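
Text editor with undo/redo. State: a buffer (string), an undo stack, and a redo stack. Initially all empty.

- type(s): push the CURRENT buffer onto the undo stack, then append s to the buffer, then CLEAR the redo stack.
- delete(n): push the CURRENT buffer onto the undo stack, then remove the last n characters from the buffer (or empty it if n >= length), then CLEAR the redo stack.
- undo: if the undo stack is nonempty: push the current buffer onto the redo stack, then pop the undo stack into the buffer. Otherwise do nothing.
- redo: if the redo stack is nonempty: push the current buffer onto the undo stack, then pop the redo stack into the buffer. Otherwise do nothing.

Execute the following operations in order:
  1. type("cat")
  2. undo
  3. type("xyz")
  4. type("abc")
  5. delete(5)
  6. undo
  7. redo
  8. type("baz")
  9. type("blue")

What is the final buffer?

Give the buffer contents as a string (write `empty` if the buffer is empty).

After op 1 (type): buf='cat' undo_depth=1 redo_depth=0
After op 2 (undo): buf='(empty)' undo_depth=0 redo_depth=1
After op 3 (type): buf='xyz' undo_depth=1 redo_depth=0
After op 4 (type): buf='xyzabc' undo_depth=2 redo_depth=0
After op 5 (delete): buf='x' undo_depth=3 redo_depth=0
After op 6 (undo): buf='xyzabc' undo_depth=2 redo_depth=1
After op 7 (redo): buf='x' undo_depth=3 redo_depth=0
After op 8 (type): buf='xbaz' undo_depth=4 redo_depth=0
After op 9 (type): buf='xbazblue' undo_depth=5 redo_depth=0

Answer: xbazblue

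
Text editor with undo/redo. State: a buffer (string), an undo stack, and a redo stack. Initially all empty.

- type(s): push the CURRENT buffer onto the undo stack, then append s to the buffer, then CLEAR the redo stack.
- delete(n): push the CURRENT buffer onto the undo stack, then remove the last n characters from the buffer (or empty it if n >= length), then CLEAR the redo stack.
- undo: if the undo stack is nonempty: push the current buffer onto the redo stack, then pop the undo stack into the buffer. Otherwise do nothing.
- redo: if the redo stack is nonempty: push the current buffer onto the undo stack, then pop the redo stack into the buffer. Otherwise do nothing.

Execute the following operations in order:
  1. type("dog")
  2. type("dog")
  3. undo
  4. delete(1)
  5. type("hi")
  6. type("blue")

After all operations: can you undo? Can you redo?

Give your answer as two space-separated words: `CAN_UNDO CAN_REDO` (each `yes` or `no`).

Answer: yes no

Derivation:
After op 1 (type): buf='dog' undo_depth=1 redo_depth=0
After op 2 (type): buf='dogdog' undo_depth=2 redo_depth=0
After op 3 (undo): buf='dog' undo_depth=1 redo_depth=1
After op 4 (delete): buf='do' undo_depth=2 redo_depth=0
After op 5 (type): buf='dohi' undo_depth=3 redo_depth=0
After op 6 (type): buf='dohiblue' undo_depth=4 redo_depth=0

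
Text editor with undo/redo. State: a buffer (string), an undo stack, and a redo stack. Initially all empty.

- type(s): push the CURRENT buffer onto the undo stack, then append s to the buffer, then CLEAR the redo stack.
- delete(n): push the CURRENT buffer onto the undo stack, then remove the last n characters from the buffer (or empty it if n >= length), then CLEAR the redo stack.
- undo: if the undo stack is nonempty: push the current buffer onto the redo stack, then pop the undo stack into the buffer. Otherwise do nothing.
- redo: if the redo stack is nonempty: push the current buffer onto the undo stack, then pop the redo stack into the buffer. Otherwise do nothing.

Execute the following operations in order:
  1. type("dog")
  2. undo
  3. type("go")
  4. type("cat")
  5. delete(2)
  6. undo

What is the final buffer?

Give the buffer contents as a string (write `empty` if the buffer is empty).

After op 1 (type): buf='dog' undo_depth=1 redo_depth=0
After op 2 (undo): buf='(empty)' undo_depth=0 redo_depth=1
After op 3 (type): buf='go' undo_depth=1 redo_depth=0
After op 4 (type): buf='gocat' undo_depth=2 redo_depth=0
After op 5 (delete): buf='goc' undo_depth=3 redo_depth=0
After op 6 (undo): buf='gocat' undo_depth=2 redo_depth=1

Answer: gocat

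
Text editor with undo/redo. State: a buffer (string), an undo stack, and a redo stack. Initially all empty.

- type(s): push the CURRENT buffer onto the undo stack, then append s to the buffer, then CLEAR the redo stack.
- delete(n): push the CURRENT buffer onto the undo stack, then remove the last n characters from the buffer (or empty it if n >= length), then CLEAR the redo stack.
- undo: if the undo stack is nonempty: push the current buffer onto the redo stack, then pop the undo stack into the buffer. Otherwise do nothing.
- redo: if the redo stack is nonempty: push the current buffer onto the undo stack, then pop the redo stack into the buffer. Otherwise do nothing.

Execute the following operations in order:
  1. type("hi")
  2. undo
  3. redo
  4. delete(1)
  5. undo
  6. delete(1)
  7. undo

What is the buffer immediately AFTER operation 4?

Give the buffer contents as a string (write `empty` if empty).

Answer: h

Derivation:
After op 1 (type): buf='hi' undo_depth=1 redo_depth=0
After op 2 (undo): buf='(empty)' undo_depth=0 redo_depth=1
After op 3 (redo): buf='hi' undo_depth=1 redo_depth=0
After op 4 (delete): buf='h' undo_depth=2 redo_depth=0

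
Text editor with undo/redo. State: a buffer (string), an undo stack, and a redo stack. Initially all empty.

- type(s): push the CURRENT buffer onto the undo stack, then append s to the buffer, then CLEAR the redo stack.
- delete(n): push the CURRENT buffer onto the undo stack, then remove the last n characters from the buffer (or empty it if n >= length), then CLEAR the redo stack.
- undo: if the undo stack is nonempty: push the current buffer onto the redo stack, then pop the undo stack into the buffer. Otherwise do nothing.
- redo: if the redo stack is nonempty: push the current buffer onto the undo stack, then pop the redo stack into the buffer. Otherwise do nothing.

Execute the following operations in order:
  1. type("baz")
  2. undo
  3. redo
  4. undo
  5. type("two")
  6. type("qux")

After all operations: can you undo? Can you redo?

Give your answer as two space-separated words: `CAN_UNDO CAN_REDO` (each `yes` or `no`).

Answer: yes no

Derivation:
After op 1 (type): buf='baz' undo_depth=1 redo_depth=0
After op 2 (undo): buf='(empty)' undo_depth=0 redo_depth=1
After op 3 (redo): buf='baz' undo_depth=1 redo_depth=0
After op 4 (undo): buf='(empty)' undo_depth=0 redo_depth=1
After op 5 (type): buf='two' undo_depth=1 redo_depth=0
After op 6 (type): buf='twoqux' undo_depth=2 redo_depth=0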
○ ○ ○ ○ ○ ○ ○
**Work request:** The whole listing is to be transcribed exactly.

**Response:**
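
Text editor with undo/redo. State: a buffer (string), an undo stack, and a redo stack. Initially all empty.

- type(s): push the CURRENT buffer onto the undo stack, then append s to the buffer, then CLEAR the redo stack.
- delete(n): push the CURRENT buffer onto the undo stack, then remove the last n characters from the buffer (or empty it if n >= length), then CLEAR the redo stack.
- undo: if the undo stack is nonempty: push the current buffer onto the redo stack, then pop the undo stack into the buffer. Otherwise do nothing.
- redo: if the redo stack is nonempty: push the current buffer onto the undo stack, then pop the redo stack into the buffer. Otherwise do nothing.

Execute the following operations in order:
  1. type("cat")
  2. undo
  3. type("xyz")
  4. type("abc")
  5. delete(5)
  6. undo
  7. redo
  8. type("baz")
  9. type("blue")

What is the final buffer?

Give the buffer contents as a string (write `empty` if the buffer is empty).

After op 1 (type): buf='cat' undo_depth=1 redo_depth=0
After op 2 (undo): buf='(empty)' undo_depth=0 redo_depth=1
After op 3 (type): buf='xyz' undo_depth=1 redo_depth=0
After op 4 (type): buf='xyzabc' undo_depth=2 redo_depth=0
After op 5 (delete): buf='x' undo_depth=3 redo_depth=0
After op 6 (undo): buf='xyzabc' undo_depth=2 redo_depth=1
After op 7 (redo): buf='x' undo_depth=3 redo_depth=0
After op 8 (type): buf='xbaz' undo_depth=4 redo_depth=0
After op 9 (type): buf='xbazblue' undo_depth=5 redo_depth=0

Answer: xbazblue

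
Text editor with undo/redo. State: a buffer (string), an undo stack, and a redo stack. Initially all empty.

- type(s): push the CURRENT buffer onto the undo stack, then append s to the buffer, then CLEAR the redo stack.
- delete(n): push the CURRENT buffer onto the undo stack, then remove the last n characters from the buffer (or empty it if n >= length), then CLEAR the redo stack.
- undo: if the undo stack is nonempty: push the current buffer onto the redo stack, then pop the undo stack into the buffer. Otherwise do nothing.
- redo: if the redo stack is nonempty: push the current buffer onto the undo stack, then pop the redo stack into the buffer. Otherwise do nothing.

Execute the following operations in order:
  1. type("dog")
  2. type("dog")
  3. undo
  4. delete(1)
  5. type("hi")
  6. type("blue")

After all operations: can you undo? Can you redo?

Give your answer as two space-separated words: `CAN_UNDO CAN_REDO` (each `yes` or `no`).

Answer: yes no

Derivation:
After op 1 (type): buf='dog' undo_depth=1 redo_depth=0
After op 2 (type): buf='dogdog' undo_depth=2 redo_depth=0
After op 3 (undo): buf='dog' undo_depth=1 redo_depth=1
After op 4 (delete): buf='do' undo_depth=2 redo_depth=0
After op 5 (type): buf='dohi' undo_depth=3 redo_depth=0
After op 6 (type): buf='dohiblue' undo_depth=4 redo_depth=0

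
Text editor with undo/redo. State: a buffer (string), an undo stack, and a redo stack. Initially all empty.

- type(s): push the CURRENT buffer onto the undo stack, then append s to the buffer, then CLEAR the redo stack.
- delete(n): push the CURRENT buffer onto the undo stack, then remove the last n characters from the buffer (or empty it if n >= length), then CLEAR the redo stack.
- undo: if the undo stack is nonempty: push the current buffer onto the redo stack, then pop the undo stack into the buffer. Otherwise do nothing.
- redo: if the redo stack is nonempty: push the current buffer onto the undo stack, then pop the redo stack into the buffer. Otherwise do nothing.

Execute the following operations in order:
  1. type("dog")
  2. undo
  3. type("go")
  4. type("cat")
  5. delete(2)
  6. undo

What is the final buffer?

Give the buffer contents as a string (write `empty` if the buffer is empty).

After op 1 (type): buf='dog' undo_depth=1 redo_depth=0
After op 2 (undo): buf='(empty)' undo_depth=0 redo_depth=1
After op 3 (type): buf='go' undo_depth=1 redo_depth=0
After op 4 (type): buf='gocat' undo_depth=2 redo_depth=0
After op 5 (delete): buf='goc' undo_depth=3 redo_depth=0
After op 6 (undo): buf='gocat' undo_depth=2 redo_depth=1

Answer: gocat

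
Text editor with undo/redo. State: a buffer (string), an undo stack, and a redo stack. Initially all empty.

- type(s): push the CURRENT buffer onto the undo stack, then append s to the buffer, then CLEAR the redo stack.
- delete(n): push the CURRENT buffer onto the undo stack, then remove the last n characters from the buffer (or empty it if n >= length), then CLEAR the redo stack.
- undo: if the undo stack is nonempty: push the current buffer onto the redo stack, then pop the undo stack into the buffer. Otherwise do nothing.
- redo: if the redo stack is nonempty: push the current buffer onto the undo stack, then pop the redo stack into the buffer. Otherwise do nothing.

Execute the following operations in order:
  1. type("hi")
  2. undo
  3. redo
  4. delete(1)
  5. undo
  6. delete(1)
  7. undo

What is the buffer immediately AFTER operation 4?

Give the buffer contents as a string (write `empty` if empty).

Answer: h

Derivation:
After op 1 (type): buf='hi' undo_depth=1 redo_depth=0
After op 2 (undo): buf='(empty)' undo_depth=0 redo_depth=1
After op 3 (redo): buf='hi' undo_depth=1 redo_depth=0
After op 4 (delete): buf='h' undo_depth=2 redo_depth=0

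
Text editor with undo/redo. State: a buffer (string), an undo stack, and a redo stack. Initially all empty.

- type(s): push the CURRENT buffer onto the undo stack, then append s to the buffer, then CLEAR the redo stack.
- delete(n): push the CURRENT buffer onto the undo stack, then remove the last n characters from the buffer (or empty it if n >= length), then CLEAR the redo stack.
- undo: if the undo stack is nonempty: push the current buffer onto the redo stack, then pop the undo stack into the buffer. Otherwise do nothing.
- redo: if the redo stack is nonempty: push the current buffer onto the undo stack, then pop the redo stack into the buffer. Otherwise do nothing.

Execute the following operations in order:
  1. type("baz")
  2. undo
  3. redo
  4. undo
  5. type("two")
  6. type("qux")

After all operations: can you undo? Can you redo?

Give your answer as two space-separated words: `CAN_UNDO CAN_REDO` (each `yes` or `no`).

Answer: yes no

Derivation:
After op 1 (type): buf='baz' undo_depth=1 redo_depth=0
After op 2 (undo): buf='(empty)' undo_depth=0 redo_depth=1
After op 3 (redo): buf='baz' undo_depth=1 redo_depth=0
After op 4 (undo): buf='(empty)' undo_depth=0 redo_depth=1
After op 5 (type): buf='two' undo_depth=1 redo_depth=0
After op 6 (type): buf='twoqux' undo_depth=2 redo_depth=0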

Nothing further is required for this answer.